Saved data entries
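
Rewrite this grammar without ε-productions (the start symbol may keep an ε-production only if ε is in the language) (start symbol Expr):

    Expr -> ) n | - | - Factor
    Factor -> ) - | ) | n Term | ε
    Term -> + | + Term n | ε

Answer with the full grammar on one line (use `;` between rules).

The nullable symbols are {Factor, Term}.
ε ∉ L(G), so no ε-production is kept.
Expand every rule over subsets of its nullable positions: Factor → n Term gives n Term | n. Term → + Term n gives + Term n | + n.

Expr -> ) n | - | - Factor; Factor -> ) - | ) | n Term | n; Term -> + | + Term n | + n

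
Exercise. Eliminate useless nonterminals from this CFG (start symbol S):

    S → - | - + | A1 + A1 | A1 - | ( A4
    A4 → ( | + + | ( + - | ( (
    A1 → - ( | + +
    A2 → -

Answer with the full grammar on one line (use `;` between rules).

S → - | - + | A1 + A1 | A1 - | ( A4; A4 → ( | + + | ( + - | ( (; A1 → - ( | + +

Generating nonterminals: {A1, A2, A4, S}.
Reachable from S after that: {A1, A4, S}.
Removed useless symbols: {A2} and every production mentioning them.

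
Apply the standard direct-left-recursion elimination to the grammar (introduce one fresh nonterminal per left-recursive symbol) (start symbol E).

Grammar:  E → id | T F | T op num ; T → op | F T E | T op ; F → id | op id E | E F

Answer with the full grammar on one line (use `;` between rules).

T is directly left-recursive.
For T: α = {op}, β = {op, F T E}. Rewrite as T → β T' and T' → α T' | ε.

E → id | T F | T op num; T → op T' | F T E T'; F → id | op id E | E F; T' → op T' | eps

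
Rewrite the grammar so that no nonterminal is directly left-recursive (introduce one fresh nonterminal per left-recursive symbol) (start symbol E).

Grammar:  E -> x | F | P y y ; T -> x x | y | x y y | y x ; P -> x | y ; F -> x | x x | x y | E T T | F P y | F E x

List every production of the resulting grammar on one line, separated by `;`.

E -> x | F | P y y; T -> x x | y | x y y | y x; P -> x | y; F -> x F' | x x F' | x y F' | E T T F'; F' -> P y F' | E x F' | ε

Left recursion appears on F.
For F: α = {P y, E x}, β = {x, x x, x y, E T T}. Rewrite as F → β F' and F' → α F' | ε.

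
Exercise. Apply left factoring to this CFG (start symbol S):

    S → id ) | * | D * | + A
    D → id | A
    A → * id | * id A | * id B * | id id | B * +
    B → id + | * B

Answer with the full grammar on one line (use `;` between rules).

A has alternatives sharing prefix '* id': factor to A → * id A' with A' → ε | A | B *.

S → id ) | * | D * | + A; D → id | A; A → id id | B * + | * id A'; B → id + | * B; A' → ε | A | B *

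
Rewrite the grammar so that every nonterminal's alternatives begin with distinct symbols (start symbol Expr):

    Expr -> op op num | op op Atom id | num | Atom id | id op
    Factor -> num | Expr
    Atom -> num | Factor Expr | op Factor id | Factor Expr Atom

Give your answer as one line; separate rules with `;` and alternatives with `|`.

Expr -> num | Atom id | id op | op op Expr1; Factor -> num | Expr; Atom -> num | op Factor id | Factor Expr Atom1; Expr1 -> num | Atom id; Atom1 -> eps | Atom

Expr has alternatives sharing prefix 'op op': factor to Expr → op op Expr1 with Expr1 → num | Atom id.
Atom has alternatives sharing prefix 'Factor Expr': factor to Atom → Factor Expr Atom1 with Atom1 → ε | Atom.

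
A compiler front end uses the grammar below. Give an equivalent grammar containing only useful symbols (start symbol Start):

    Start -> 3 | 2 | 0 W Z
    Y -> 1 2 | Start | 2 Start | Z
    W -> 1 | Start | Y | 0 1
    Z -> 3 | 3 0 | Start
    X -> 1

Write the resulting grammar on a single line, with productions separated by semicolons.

Generating nonterminals: {Start, W, X, Y, Z}.
Reachable from Start after that: {Start, W, Y, Z}.
Removed useless symbols: {X} and every production mentioning them.

Start -> 3 | 2 | 0 W Z; Y -> 1 2 | Start | 2 Start | Z; W -> 1 | Start | Y | 0 1; Z -> 3 | 3 0 | Start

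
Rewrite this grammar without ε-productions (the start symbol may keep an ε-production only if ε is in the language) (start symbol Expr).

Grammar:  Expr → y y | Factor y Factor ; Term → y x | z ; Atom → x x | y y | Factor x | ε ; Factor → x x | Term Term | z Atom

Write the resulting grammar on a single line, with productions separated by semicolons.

Expr → y y | Factor y Factor; Term → y x | z; Atom → x x | y y | Factor x; Factor → x x | Term Term | z Atom | z

Nullable set = {Atom}.
ε ∉ L(G), so no ε-production is kept.
Expand every rule over subsets of its nullable positions: Factor → z Atom gives z Atom | z.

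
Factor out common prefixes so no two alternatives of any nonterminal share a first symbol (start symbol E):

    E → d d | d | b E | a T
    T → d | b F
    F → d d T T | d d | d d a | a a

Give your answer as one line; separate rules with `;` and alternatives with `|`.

E has alternatives sharing prefix 'd': factor to E → d E' with E' → d | ε.
F has alternatives sharing prefix 'd d': factor to F → d d F' with F' → T T | ε | a.

E → b E | a T | d E'; T → d | b F; F → a a | d d F'; E' → d | ε; F' → T T | ε | a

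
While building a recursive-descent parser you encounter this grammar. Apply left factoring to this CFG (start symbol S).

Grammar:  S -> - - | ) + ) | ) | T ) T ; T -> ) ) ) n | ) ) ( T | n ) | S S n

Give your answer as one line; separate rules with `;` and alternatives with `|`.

S has alternatives sharing prefix ')': factor to S → ) S' with S' → + ) | ε.
T has alternatives sharing prefix ') )': factor to T → ) ) T' with T' → ) n | ( T.

S -> - - | T ) T | ) S'; T -> n ) | S S n | ) ) T'; S' -> + ) | epsilon; T' -> ) n | ( T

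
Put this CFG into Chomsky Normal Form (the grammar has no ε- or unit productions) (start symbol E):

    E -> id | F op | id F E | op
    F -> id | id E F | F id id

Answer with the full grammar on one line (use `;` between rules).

Introduce a nonterminal for each terminal appearing in a rule of length ≥ 2: X1 → op, X2 → id.
Binarize each right-hand side of length ≥ 3 by chaining fresh nonterminals (Y1, Y2, …): affected rules were E → X2 F E; F → X2 E F; F → F X2 X2.

E -> id | F X1 | X2 Y1 | op; F -> id | X2 Y2 | F Y3; X1 -> op; X2 -> id; Y1 -> F E; Y2 -> E F; Y3 -> X2 X2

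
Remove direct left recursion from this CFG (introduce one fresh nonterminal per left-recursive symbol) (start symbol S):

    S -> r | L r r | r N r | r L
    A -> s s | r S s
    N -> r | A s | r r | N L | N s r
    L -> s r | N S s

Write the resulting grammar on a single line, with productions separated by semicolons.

S -> r | L r r | r N r | r L; A -> s s | r S s; N -> r N' | A s N' | r r N'; L -> s r | N S s; N' -> L N' | s r N' | epsilon

N is directly left-recursive.
For N: α = {L, s r}, β = {r, A s, r r}. Rewrite as N → β N' and N' → α N' | ε.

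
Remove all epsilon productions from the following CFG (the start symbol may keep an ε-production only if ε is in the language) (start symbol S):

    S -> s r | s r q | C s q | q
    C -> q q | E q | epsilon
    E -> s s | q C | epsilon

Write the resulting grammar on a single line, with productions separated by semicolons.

S -> s r | s r q | C s q | s q | q; C -> q q | E q | q; E -> s s | q C | q

Nullable nonterminals: {C, E}.
ε ∉ L(G), so no ε-production is kept.
Add the nullable-subset variants: S → C s q gives C s q | s q. C → E q gives E q | q. E → q C gives q C | q.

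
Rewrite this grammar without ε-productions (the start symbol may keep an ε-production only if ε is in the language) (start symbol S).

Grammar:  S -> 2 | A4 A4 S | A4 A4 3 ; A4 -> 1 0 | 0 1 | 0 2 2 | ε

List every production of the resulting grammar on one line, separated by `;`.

Nullable set = {A4}.
ε ∉ L(G), so no ε-production is kept.
Add the nullable-subset variants: S → A4 A4 S gives A4 A4 S | A4 S. S → A4 A4 3 gives A4 A4 3 | A4 3 | 3.

S -> 2 | A4 A4 S | A4 S | A4 A4 3 | A4 3 | 3; A4 -> 1 0 | 0 1 | 0 2 2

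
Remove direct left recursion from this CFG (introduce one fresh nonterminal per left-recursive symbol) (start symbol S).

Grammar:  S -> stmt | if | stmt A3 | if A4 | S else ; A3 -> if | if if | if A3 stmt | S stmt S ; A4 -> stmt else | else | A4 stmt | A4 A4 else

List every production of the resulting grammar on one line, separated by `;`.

S -> stmt S' | if S' | stmt A3 S' | if A4 S'; A3 -> if | if if | if A3 stmt | S stmt S; A4 -> stmt else A4' | else A4'; S' -> else S' | ε; A4' -> stmt A4' | A4 else A4' | ε

Directly left-recursive nonterminals: S, A4.
For S: α = {else}, β = {stmt, if, stmt A3, if A4}. Rewrite as S → β S' and S' → α S' | ε.
For A4: α = {stmt, A4 else}, β = {stmt else, else}. Rewrite as A4 → β A4' and A4' → α A4' | ε.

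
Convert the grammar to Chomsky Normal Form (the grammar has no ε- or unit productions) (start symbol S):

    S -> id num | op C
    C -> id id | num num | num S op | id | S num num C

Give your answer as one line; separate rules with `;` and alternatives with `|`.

S -> X1 X2 | X3 C; C -> X1 X1 | X2 X2 | X2 Y1 | id | S Y2; X1 -> id; X2 -> num; X3 -> op; Y1 -> S X3; Y2 -> X2 Y3; Y3 -> X2 C

Introduce a nonterminal for each terminal appearing in a rule of length ≥ 2: X1 → id, X2 → num, X3 → op.
Binarize each right-hand side of length ≥ 3 by chaining fresh nonterminals (Y1, Y2, …): affected rules were C → X2 S X3; C → S X2 X2 C.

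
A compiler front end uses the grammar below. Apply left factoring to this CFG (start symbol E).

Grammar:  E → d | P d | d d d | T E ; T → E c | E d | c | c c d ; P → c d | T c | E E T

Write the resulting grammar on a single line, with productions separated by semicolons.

E has alternatives sharing prefix 'd': factor to E → d E' with E' → ε | d d.
T has alternatives sharing prefix 'E': factor to T → E T' with T' → c | d.
T has alternatives sharing prefix 'c': factor to T → c T'' with T'' → ε | c d.

E → P d | T E | d E'; T → E T' | c T''; P → c d | T c | E E T; E' → ε | d d; T' → c | d; T'' → ε | c d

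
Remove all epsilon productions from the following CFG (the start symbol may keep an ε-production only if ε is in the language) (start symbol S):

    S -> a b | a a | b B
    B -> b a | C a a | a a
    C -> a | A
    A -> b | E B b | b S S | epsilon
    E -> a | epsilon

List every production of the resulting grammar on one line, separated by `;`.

The nullable symbols are {A, C, E}.
ε ∉ L(G), so no ε-production is kept.
For each production, add variants omitting each subset of nullable occurrences: B → C a a gives C a a | a a. A → E B b gives E B b | B b.

S -> a b | a a | b B; B -> b a | C a a | a a; C -> a | A; A -> b | E B b | B b | b S S; E -> a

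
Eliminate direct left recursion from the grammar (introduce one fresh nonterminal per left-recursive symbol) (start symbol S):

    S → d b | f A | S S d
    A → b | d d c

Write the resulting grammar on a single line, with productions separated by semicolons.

S is directly left-recursive.
For S: α = {S d}, β = {d b, f A}. Rewrite as S → β S' and S' → α S' | ε.

S → d b S' | f A S'; A → b | d d c; S' → S d S' | ε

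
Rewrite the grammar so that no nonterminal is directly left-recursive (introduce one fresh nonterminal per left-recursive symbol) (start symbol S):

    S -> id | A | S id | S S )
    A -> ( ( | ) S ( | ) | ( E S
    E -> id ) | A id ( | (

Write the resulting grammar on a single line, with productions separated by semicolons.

Left recursion appears on S.
For S: α = {id, S )}, β = {id, A}. Rewrite as S → β S' and S' → α S' | ε.

S -> id S' | A S'; A -> ( ( | ) S ( | ) | ( E S; E -> id ) | A id ( | (; S' -> id S' | S ) S' | ε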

Exercise
In the records above, find the lines holding "only". Copy each one.

Answer for the task
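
Rewrite this grammar without ε-productions (the start symbol may keep an ε-production only if ε is in the language) (start symbol Expr):
A compiler front end uses the grammar below. Give an equivalent grammar containing only useful symbols (start symbol Start):
Rewrite this grammar without ε-productions (the start symbol may keep an ε-production only if ε is in the language) (start symbol Expr).
Remove all epsilon productions from the following CFG (the start symbol may keep an ε-production only if ε is in the language) (start symbol S):
Rewrite this grammar without ε-productions (the start symbol may keep an ε-production only if ε is in the language) (start symbol S).
Remove all epsilon productions from the following CFG (the start symbol may keep an ε-production only if ε is in the language) (start symbol S):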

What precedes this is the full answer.